In the entries below, every line that contains "tree" must be located and copied.

[[ Material shown open ]]

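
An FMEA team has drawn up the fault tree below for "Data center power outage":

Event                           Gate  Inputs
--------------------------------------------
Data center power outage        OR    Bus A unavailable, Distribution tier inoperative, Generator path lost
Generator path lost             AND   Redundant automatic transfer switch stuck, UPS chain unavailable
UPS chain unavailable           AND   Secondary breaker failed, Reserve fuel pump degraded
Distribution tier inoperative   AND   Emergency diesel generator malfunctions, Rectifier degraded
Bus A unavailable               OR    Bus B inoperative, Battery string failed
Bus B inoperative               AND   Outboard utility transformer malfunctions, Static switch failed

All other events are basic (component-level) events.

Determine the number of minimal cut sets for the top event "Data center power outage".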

[[ Material shown closed ]]
[[ Material shown open ]]

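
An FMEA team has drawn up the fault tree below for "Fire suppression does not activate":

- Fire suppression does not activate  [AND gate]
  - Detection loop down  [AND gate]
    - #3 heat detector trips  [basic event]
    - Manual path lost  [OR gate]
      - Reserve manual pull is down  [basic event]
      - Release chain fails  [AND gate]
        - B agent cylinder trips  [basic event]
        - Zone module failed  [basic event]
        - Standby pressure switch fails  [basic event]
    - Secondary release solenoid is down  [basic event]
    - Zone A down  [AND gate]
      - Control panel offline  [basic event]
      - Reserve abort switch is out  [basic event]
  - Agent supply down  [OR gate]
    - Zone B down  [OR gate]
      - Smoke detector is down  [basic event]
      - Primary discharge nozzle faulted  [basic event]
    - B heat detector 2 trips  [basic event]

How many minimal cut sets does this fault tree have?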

[[ Material shown closed ]]

● **The answer**:
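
An FMEA team has drawn up the fault tree below for "Data center power outage":
An FMEA team has drawn up the fault tree below for "Fire suppression does not activate":
How many minimal cut sets does this fault tree have?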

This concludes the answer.